(Exercise inputs)

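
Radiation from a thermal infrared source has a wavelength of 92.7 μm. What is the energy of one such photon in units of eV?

0.0134 eV

(h = 6.62607015 × 10^-34 J·s, c = 2.99792458 × 10^8 m/s, 1 eV = 1.602176634 × 10^-19 J.)
First convert: λ = 92.7 μm = 9.27 × 10^-5 m.
The photon relation is E = hc/λ, giving E = 2.143 × 10^-21 J.
Converting to eV: E = 0.01337 eV ≈ 0.0134 eV.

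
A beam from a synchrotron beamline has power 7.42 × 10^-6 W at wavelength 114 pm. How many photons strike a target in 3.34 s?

Total energy: E_total = P·t = 7.42 × 10^-6 × 3.34 = 2.478 × 10^-5 J.
Per-photon energy: E = 1.742 × 10^-15 J.
N = E_total / E_photon = 1.42 × 10^10.

1.42 × 10^10 photons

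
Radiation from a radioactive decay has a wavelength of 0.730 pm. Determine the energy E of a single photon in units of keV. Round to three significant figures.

In SI units: λ = 0.730 pm = 7.30 × 10^-13 m.
Since E = hc/λ for a photon, E = 2.721 × 10^-13 J.
Converting to keV: E = 1698 keV ≈ 1700 keV.

1700 keV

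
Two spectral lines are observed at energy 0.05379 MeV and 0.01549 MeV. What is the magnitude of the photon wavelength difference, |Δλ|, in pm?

Using λ = hc/E: λ₁ = 2.3050 × 10^-11 m, λ₂ = 8.0041 × 10^-11 m.
|Δλ| = |2.3050 × 10^-11 − 8.0041 × 10^-11| = 5.70 × 10^-11 m = 57.0 pm.

57.0 pm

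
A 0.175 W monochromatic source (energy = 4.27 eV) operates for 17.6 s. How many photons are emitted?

Total energy: E_total = P·t = 0.175 × 17.6 = 3.080 J.
Per-photon energy: E = 6.841 × 10^-19 J.
N = E_total / E_photon = 4.50 × 10^18.

4.50 × 10^18 photons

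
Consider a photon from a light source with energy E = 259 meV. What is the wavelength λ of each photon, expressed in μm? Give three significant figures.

First convert: E = 259 meV = 4.1496 × 10^-20 J.
Apply λ = hc/E: λ = 4.787 × 10^-6 m.
Converting to μm: λ = 4.787 μm ≈ 4.79 μm.

4.79 μm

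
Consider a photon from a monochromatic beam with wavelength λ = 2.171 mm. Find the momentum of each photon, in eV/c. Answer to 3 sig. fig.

5.71e-4 eV/c

In SI units: λ = 2.171 mm = 0.002171 m.
For a photon p = h/λ, so p = 3.052e-31 kg·m/s.
Converting to eV/c: p = 5.711e-4 eV/c ≈ 5.71e-4 eV/c.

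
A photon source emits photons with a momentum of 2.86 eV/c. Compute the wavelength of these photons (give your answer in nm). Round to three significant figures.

434 nm

In SI units: p = 2.86 eV/c = 1.5285 × 10^-27 kg·m/s.
For a photon λ = h/p, so λ = 4.335 × 10^-7 m.
Converting to nm: λ = 433.5 nm ≈ 434 nm.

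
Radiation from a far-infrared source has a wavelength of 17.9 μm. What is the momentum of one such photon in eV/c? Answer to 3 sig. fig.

0.0693 eV/c

Convert to SI: λ = 17.9 μm = 1.79·10^-5 m.
For a photon p = h/λ, so p = 3.702·10^-29 kg·m/s.
Converting to eV/c: p = 0.06926 eV/c ≈ 0.0693 eV/c.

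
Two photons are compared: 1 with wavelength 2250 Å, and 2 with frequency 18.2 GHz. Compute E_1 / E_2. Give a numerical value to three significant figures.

E_1 = 8.829 × 10^-19 J (from wavelength = 2250 Å, via E = hc/λ).
E_2 = 1.206 × 10^-23 J (from frequency = 18.2 GHz, via E = hf).
Ratio = 8.829 × 10^-19 / 1.206 × 10^-23 = 7.32 × 10^4.

7.32 × 10^4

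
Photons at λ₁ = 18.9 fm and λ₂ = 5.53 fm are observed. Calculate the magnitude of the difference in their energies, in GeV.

Using E = hc/λ: E₁ = 1.051 × 10^-11 J, E₂ = 3.592 × 10^-11 J.
|ΔE| = |1.051 × 10^-11 − 3.592 × 10^-11| = 2.54 × 10^-11 J = 0.159 GeV.

0.159 GeV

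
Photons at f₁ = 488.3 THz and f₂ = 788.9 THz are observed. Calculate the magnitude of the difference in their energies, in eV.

Using E = hf: E₁ = 3.2355e-19 J, E₂ = 5.2273e-19 J.
|ΔE| = |3.2355e-19 − 5.2273e-19| = 1.99e-19 J = 1.24 eV.

1.24 eV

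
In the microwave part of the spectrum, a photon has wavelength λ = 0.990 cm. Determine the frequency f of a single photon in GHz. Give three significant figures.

30.3 GHz

Take c = 2.99792458 × 10^8 m/s.
In SI units: λ = 0.990 cm = 0.00990 m.
The photon relation is f = c/λ, giving f = 3.028 × 10^10 Hz.
Converting to GHz: f = 30.28 GHz ≈ 30.3 GHz.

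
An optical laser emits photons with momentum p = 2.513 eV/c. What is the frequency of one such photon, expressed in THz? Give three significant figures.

(h = 6.62607015e-34 J·s, c = 2.99792458e8 m/s, 1 eV = 1.602176634e-19 J.)
Convert to SI: p = 2.513 eV/c = 1.3430e-27 kg·m/s.
Apply f = pc/h: f = 6.076e14 Hz.
Converting to THz: f = 607.6 THz ≈ 608 THz.

608 THz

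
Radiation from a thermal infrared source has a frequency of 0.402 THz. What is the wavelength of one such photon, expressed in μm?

746 μm

Use c = 2.99792458 × 10^8 m/s.
Convert to SI: f = 0.402 THz = 4.02 × 10^11 Hz.
Apply λ = c/f: λ = 7.458 × 10^-4 m.
Converting to μm: λ = 745.8 μm ≈ 746 μm.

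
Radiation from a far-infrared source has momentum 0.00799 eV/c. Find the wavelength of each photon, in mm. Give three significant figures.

0.155 mm

In SI units: p = 0.00799 eV/c = 4.2701e-30 kg·m/s.
The photon relation is λ = h/p, giving λ = 1.552e-4 m.
Converting to mm: λ = 0.1552 mm ≈ 0.155 mm.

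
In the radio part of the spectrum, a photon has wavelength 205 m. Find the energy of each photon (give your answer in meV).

Since E = hc/λ for a photon, E = 9.690e-28 J.
Converting to meV: E = 6.048e-6 meV ≈ 6.05e-6 meV.

6.05e-6 meV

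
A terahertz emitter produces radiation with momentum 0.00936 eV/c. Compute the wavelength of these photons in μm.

132 μm

First convert: p = 0.00936 eV/c = 5.0023 × 10^-30 kg·m/s.
Apply λ = h/p: λ = 1.325 × 10^-4 m.
Converting to μm: λ = 132.5 μm ≈ 132 μm.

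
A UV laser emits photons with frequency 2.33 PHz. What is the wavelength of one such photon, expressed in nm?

129 nm

First convert: f = 2.33 PHz = 2.33e15 Hz.
Apply λ = c/f: λ = 1.287e-7 m.
Converting to nm: λ = 128.7 nm ≈ 129 nm.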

(End Exercise inputs)

- _Required work_
Would you give the entries back word for word?

- _Answer_
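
Radiation from a thermal infrared source has a wavelength of 92.7 μm. What is the energy of one such photon in units of eV?

0.0134 eV

(h = 6.62607015 × 10^-34 J·s, c = 2.99792458 × 10^8 m/s, 1 eV = 1.602176634 × 10^-19 J.)
First convert: λ = 92.7 μm = 9.27 × 10^-5 m.
The photon relation is E = hc/λ, giving E = 2.143 × 10^-21 J.
Converting to eV: E = 0.01337 eV ≈ 0.0134 eV.

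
A beam from a synchrotron beamline has power 7.42 × 10^-6 W at wavelength 114 pm. How many photons strike a target in 3.34 s?

Total energy: E_total = P·t = 7.42 × 10^-6 × 3.34 = 2.478 × 10^-5 J.
Per-photon energy: E = 1.742 × 10^-15 J.
N = E_total / E_photon = 1.42 × 10^10.

1.42 × 10^10 photons

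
Radiation from a radioactive decay has a wavelength of 0.730 pm. Determine the energy E of a single photon in units of keV. Round to three significant figures.

In SI units: λ = 0.730 pm = 7.30 × 10^-13 m.
Since E = hc/λ for a photon, E = 2.721 × 10^-13 J.
Converting to keV: E = 1698 keV ≈ 1700 keV.

1700 keV

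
Two spectral lines are observed at energy 0.05379 MeV and 0.01549 MeV. What is the magnitude of the photon wavelength difference, |Δλ|, in pm?

Using λ = hc/E: λ₁ = 2.3050 × 10^-11 m, λ₂ = 8.0041 × 10^-11 m.
|Δλ| = |2.3050 × 10^-11 − 8.0041 × 10^-11| = 5.70 × 10^-11 m = 57.0 pm.

57.0 pm

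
A 0.175 W monochromatic source (energy = 4.27 eV) operates for 17.6 s. How many photons are emitted?

Total energy: E_total = P·t = 0.175 × 17.6 = 3.080 J.
Per-photon energy: E = 6.841 × 10^-19 J.
N = E_total / E_photon = 4.50 × 10^18.

4.50 × 10^18 photons

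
Consider a photon from a light source with energy E = 259 meV. What is the wavelength λ of each photon, expressed in μm? Give three significant figures.

First convert: E = 259 meV = 4.1496 × 10^-20 J.
Apply λ = hc/E: λ = 4.787 × 10^-6 m.
Converting to μm: λ = 4.787 μm ≈ 4.79 μm.

4.79 μm

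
Consider a photon from a monochromatic beam with wavelength λ = 2.171 mm. Find the momentum of each photon, in eV/c. Answer to 3 sig. fig.

5.71e-4 eV/c

In SI units: λ = 2.171 mm = 0.002171 m.
For a photon p = h/λ, so p = 3.052e-31 kg·m/s.
Converting to eV/c: p = 5.711e-4 eV/c ≈ 5.71e-4 eV/c.

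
A photon source emits photons with a momentum of 2.86 eV/c. Compute the wavelength of these photons (give your answer in nm). Round to three significant figures.

434 nm

In SI units: p = 2.86 eV/c = 1.5285 × 10^-27 kg·m/s.
For a photon λ = h/p, so λ = 4.335 × 10^-7 m.
Converting to nm: λ = 433.5 nm ≈ 434 nm.

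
Radiation from a far-infrared source has a wavelength of 17.9 μm. What is the momentum of one such photon in eV/c? Answer to 3 sig. fig.

0.0693 eV/c

Convert to SI: λ = 17.9 μm = 1.79·10^-5 m.
For a photon p = h/λ, so p = 3.702·10^-29 kg·m/s.
Converting to eV/c: p = 0.06926 eV/c ≈ 0.0693 eV/c.

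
Two photons are compared: 1 with wavelength 2250 Å, and 2 with frequency 18.2 GHz. Compute E_1 / E_2. Give a numerical value to three significant figures.

E_1 = 8.829 × 10^-19 J (from wavelength = 2250 Å, via E = hc/λ).
E_2 = 1.206 × 10^-23 J (from frequency = 18.2 GHz, via E = hf).
Ratio = 8.829 × 10^-19 / 1.206 × 10^-23 = 7.32 × 10^4.

7.32 × 10^4

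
Photons at λ₁ = 18.9 fm and λ₂ = 5.53 fm are observed. Calculate the magnitude of the difference in their energies, in GeV.

Using E = hc/λ: E₁ = 1.051 × 10^-11 J, E₂ = 3.592 × 10^-11 J.
|ΔE| = |1.051 × 10^-11 − 3.592 × 10^-11| = 2.54 × 10^-11 J = 0.159 GeV.

0.159 GeV

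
Photons at f₁ = 488.3 THz and f₂ = 788.9 THz are observed. Calculate the magnitude of the difference in their energies, in eV.

Using E = hf: E₁ = 3.2355e-19 J, E₂ = 5.2273e-19 J.
|ΔE| = |3.2355e-19 − 5.2273e-19| = 1.99e-19 J = 1.24 eV.

1.24 eV

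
In the microwave part of the spectrum, a photon has wavelength λ = 0.990 cm. Determine the frequency f of a single photon in GHz. Give three significant figures.

30.3 GHz

Take c = 2.99792458 × 10^8 m/s.
In SI units: λ = 0.990 cm = 0.00990 m.
The photon relation is f = c/λ, giving f = 3.028 × 10^10 Hz.
Converting to GHz: f = 30.28 GHz ≈ 30.3 GHz.

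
An optical laser emits photons with momentum p = 2.513 eV/c. What is the frequency of one such photon, expressed in THz? Give three significant figures.

(h = 6.62607015e-34 J·s, c = 2.99792458e8 m/s, 1 eV = 1.602176634e-19 J.)
Convert to SI: p = 2.513 eV/c = 1.3430e-27 kg·m/s.
Apply f = pc/h: f = 6.076e14 Hz.
Converting to THz: f = 607.6 THz ≈ 608 THz.

608 THz

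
Radiation from a thermal infrared source has a frequency of 0.402 THz. What is the wavelength of one such photon, expressed in μm?

746 μm

Use c = 2.99792458 × 10^8 m/s.
Convert to SI: f = 0.402 THz = 4.02 × 10^11 Hz.
Apply λ = c/f: λ = 7.458 × 10^-4 m.
Converting to μm: λ = 745.8 μm ≈ 746 μm.

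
Radiation from a far-infrared source has momentum 0.00799 eV/c. Find the wavelength of each photon, in mm. Give three significant figures.

0.155 mm

In SI units: p = 0.00799 eV/c = 4.2701e-30 kg·m/s.
The photon relation is λ = h/p, giving λ = 1.552e-4 m.
Converting to mm: λ = 0.1552 mm ≈ 0.155 mm.

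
In the radio part of the spectrum, a photon has wavelength 205 m. Find the energy of each photon (give your answer in meV).

Since E = hc/λ for a photon, E = 9.690e-28 J.
Converting to meV: E = 6.048e-6 meV ≈ 6.05e-6 meV.

6.05e-6 meV

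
A terahertz emitter produces radiation with momentum 0.00936 eV/c. Compute the wavelength of these photons in μm.

132 μm

First convert: p = 0.00936 eV/c = 5.0023 × 10^-30 kg·m/s.
Apply λ = h/p: λ = 1.325 × 10^-4 m.
Converting to μm: λ = 132.5 μm ≈ 132 μm.

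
A UV laser emits photons with frequency 2.33 PHz. What is the wavelength of one such photon, expressed in nm?

129 nm

First convert: f = 2.33 PHz = 2.33e15 Hz.
Apply λ = c/f: λ = 1.287e-7 m.
Converting to nm: λ = 128.7 nm ≈ 129 nm.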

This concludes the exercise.